**DATA TO PROCESS:**
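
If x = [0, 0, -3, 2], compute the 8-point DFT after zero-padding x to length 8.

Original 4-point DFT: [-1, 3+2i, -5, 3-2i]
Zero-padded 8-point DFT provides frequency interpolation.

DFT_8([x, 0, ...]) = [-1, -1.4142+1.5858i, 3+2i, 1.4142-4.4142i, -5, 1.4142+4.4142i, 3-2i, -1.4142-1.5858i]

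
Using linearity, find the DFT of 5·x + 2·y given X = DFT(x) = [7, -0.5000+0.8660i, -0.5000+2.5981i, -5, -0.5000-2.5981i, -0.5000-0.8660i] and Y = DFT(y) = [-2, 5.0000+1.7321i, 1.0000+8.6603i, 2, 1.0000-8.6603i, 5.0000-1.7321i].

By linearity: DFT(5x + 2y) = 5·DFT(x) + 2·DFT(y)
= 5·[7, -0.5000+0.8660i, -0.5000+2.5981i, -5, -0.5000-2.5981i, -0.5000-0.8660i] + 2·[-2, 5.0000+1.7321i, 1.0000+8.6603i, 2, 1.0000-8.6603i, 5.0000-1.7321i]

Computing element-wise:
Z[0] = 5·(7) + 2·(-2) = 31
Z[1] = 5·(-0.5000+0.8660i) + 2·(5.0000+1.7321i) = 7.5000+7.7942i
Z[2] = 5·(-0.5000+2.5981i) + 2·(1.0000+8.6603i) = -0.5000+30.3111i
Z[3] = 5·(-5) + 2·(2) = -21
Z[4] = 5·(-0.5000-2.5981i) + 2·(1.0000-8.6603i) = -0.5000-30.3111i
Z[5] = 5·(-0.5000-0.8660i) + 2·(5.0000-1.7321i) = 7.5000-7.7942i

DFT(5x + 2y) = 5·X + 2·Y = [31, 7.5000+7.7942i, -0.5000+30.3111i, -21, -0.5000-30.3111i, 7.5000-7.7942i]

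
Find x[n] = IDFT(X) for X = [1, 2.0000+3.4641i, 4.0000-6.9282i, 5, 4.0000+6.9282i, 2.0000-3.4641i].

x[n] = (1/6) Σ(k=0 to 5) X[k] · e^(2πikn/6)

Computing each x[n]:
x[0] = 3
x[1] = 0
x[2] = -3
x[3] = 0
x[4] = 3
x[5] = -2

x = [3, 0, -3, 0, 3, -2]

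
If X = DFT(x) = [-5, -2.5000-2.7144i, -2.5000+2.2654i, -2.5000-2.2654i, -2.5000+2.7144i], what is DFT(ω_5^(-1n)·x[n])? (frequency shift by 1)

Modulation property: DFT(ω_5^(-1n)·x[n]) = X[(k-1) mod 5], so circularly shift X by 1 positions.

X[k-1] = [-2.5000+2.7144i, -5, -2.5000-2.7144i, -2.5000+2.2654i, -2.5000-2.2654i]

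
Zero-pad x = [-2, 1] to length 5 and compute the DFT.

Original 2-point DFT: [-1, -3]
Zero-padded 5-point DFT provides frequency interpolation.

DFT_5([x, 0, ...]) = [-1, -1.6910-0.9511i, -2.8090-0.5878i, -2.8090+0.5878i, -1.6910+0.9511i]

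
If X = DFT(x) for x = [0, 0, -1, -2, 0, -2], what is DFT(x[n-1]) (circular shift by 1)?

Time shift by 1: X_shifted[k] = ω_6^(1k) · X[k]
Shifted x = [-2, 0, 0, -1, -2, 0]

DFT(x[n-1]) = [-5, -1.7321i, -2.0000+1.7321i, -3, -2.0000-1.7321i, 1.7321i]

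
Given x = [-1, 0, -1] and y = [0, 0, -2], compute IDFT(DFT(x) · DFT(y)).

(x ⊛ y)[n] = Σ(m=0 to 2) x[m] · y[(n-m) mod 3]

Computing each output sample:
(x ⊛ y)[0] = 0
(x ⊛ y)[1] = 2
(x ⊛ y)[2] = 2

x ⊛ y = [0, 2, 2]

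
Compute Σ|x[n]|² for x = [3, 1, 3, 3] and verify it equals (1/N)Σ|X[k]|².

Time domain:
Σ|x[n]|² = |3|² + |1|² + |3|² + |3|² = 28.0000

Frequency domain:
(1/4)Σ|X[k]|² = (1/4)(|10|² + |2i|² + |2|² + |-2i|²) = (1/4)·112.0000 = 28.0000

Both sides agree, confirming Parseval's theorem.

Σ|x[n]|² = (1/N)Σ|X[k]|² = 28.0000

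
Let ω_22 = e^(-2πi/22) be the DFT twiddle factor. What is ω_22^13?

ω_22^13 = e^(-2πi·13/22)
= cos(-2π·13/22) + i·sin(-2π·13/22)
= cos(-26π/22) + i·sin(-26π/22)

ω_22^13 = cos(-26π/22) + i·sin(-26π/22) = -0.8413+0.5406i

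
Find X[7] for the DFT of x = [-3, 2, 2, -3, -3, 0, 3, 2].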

**PROBLEM:**
Each line in the material above must be retyped without alteration.

**PROBLEM SOLUTION:**
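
If x = [0, 0, -3, 2], compute the 8-point DFT after zero-padding x to length 8.

Original 4-point DFT: [-1, 3+2i, -5, 3-2i]
Zero-padded 8-point DFT provides frequency interpolation.

DFT_8([x, 0, ...]) = [-1, -1.4142+1.5858i, 3+2i, 1.4142-4.4142i, -5, 1.4142+4.4142i, 3-2i, -1.4142-1.5858i]

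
Using linearity, find the DFT of 5·x + 2·y given X = DFT(x) = [7, -0.5000+0.8660i, -0.5000+2.5981i, -5, -0.5000-2.5981i, -0.5000-0.8660i] and Y = DFT(y) = [-2, 5.0000+1.7321i, 1.0000+8.6603i, 2, 1.0000-8.6603i, 5.0000-1.7321i].

By linearity: DFT(5x + 2y) = 5·DFT(x) + 2·DFT(y)
= 5·[7, -0.5000+0.8660i, -0.5000+2.5981i, -5, -0.5000-2.5981i, -0.5000-0.8660i] + 2·[-2, 5.0000+1.7321i, 1.0000+8.6603i, 2, 1.0000-8.6603i, 5.0000-1.7321i]

Computing element-wise:
Z[0] = 5·(7) + 2·(-2) = 31
Z[1] = 5·(-0.5000+0.8660i) + 2·(5.0000+1.7321i) = 7.5000+7.7942i
Z[2] = 5·(-0.5000+2.5981i) + 2·(1.0000+8.6603i) = -0.5000+30.3111i
Z[3] = 5·(-5) + 2·(2) = -21
Z[4] = 5·(-0.5000-2.5981i) + 2·(1.0000-8.6603i) = -0.5000-30.3111i
Z[5] = 5·(-0.5000-0.8660i) + 2·(5.0000-1.7321i) = 7.5000-7.7942i

DFT(5x + 2y) = 5·X + 2·Y = [31, 7.5000+7.7942i, -0.5000+30.3111i, -21, -0.5000-30.3111i, 7.5000-7.7942i]

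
Find x[n] = IDFT(X) for X = [1, 2.0000+3.4641i, 4.0000-6.9282i, 5, 4.0000+6.9282i, 2.0000-3.4641i].

x[n] = (1/6) Σ(k=0 to 5) X[k] · e^(2πikn/6)

Computing each x[n]:
x[0] = 3
x[1] = 0
x[2] = -3
x[3] = 0
x[4] = 3
x[5] = -2

x = [3, 0, -3, 0, 3, -2]

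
If X = DFT(x) = [-5, -2.5000-2.7144i, -2.5000+2.2654i, -2.5000-2.2654i, -2.5000+2.7144i], what is DFT(ω_5^(-1n)·x[n])? (frequency shift by 1)

Modulation property: DFT(ω_5^(-1n)·x[n]) = X[(k-1) mod 5], so circularly shift X by 1 positions.

X[k-1] = [-2.5000+2.7144i, -5, -2.5000-2.7144i, -2.5000+2.2654i, -2.5000-2.2654i]

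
Zero-pad x = [-2, 1] to length 5 and compute the DFT.

Original 2-point DFT: [-1, -3]
Zero-padded 5-point DFT provides frequency interpolation.

DFT_5([x, 0, ...]) = [-1, -1.6910-0.9511i, -2.8090-0.5878i, -2.8090+0.5878i, -1.6910+0.9511i]

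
If X = DFT(x) for x = [0, 0, -1, -2, 0, -2], what is DFT(x[n-1]) (circular shift by 1)?

Time shift by 1: X_shifted[k] = ω_6^(1k) · X[k]
Shifted x = [-2, 0, 0, -1, -2, 0]

DFT(x[n-1]) = [-5, -1.7321i, -2.0000+1.7321i, -3, -2.0000-1.7321i, 1.7321i]

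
Given x = [-1, 0, -1] and y = [0, 0, -2], compute IDFT(DFT(x) · DFT(y)).

(x ⊛ y)[n] = Σ(m=0 to 2) x[m] · y[(n-m) mod 3]

Computing each output sample:
(x ⊛ y)[0] = 0
(x ⊛ y)[1] = 2
(x ⊛ y)[2] = 2

x ⊛ y = [0, 2, 2]

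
Compute Σ|x[n]|² for x = [3, 1, 3, 3] and verify it equals (1/N)Σ|X[k]|².

Time domain:
Σ|x[n]|² = |3|² + |1|² + |3|² + |3|² = 28.0000

Frequency domain:
(1/4)Σ|X[k]|² = (1/4)(|10|² + |2i|² + |2|² + |-2i|²) = (1/4)·112.0000 = 28.0000

Both sides agree, confirming Parseval's theorem.

Σ|x[n]|² = (1/N)Σ|X[k]|² = 28.0000

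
Let ω_22 = e^(-2πi/22) be the DFT twiddle factor. What is ω_22^13?

ω_22^13 = e^(-2πi·13/22)
= cos(-2π·13/22) + i·sin(-2π·13/22)
= cos(-26π/22) + i·sin(-26π/22)

ω_22^13 = cos(-26π/22) + i·sin(-26π/22) = -0.8413+0.5406i

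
Find X[7] for the DFT of x = [-3, 2, 2, -3, -3, 0, 3, 2].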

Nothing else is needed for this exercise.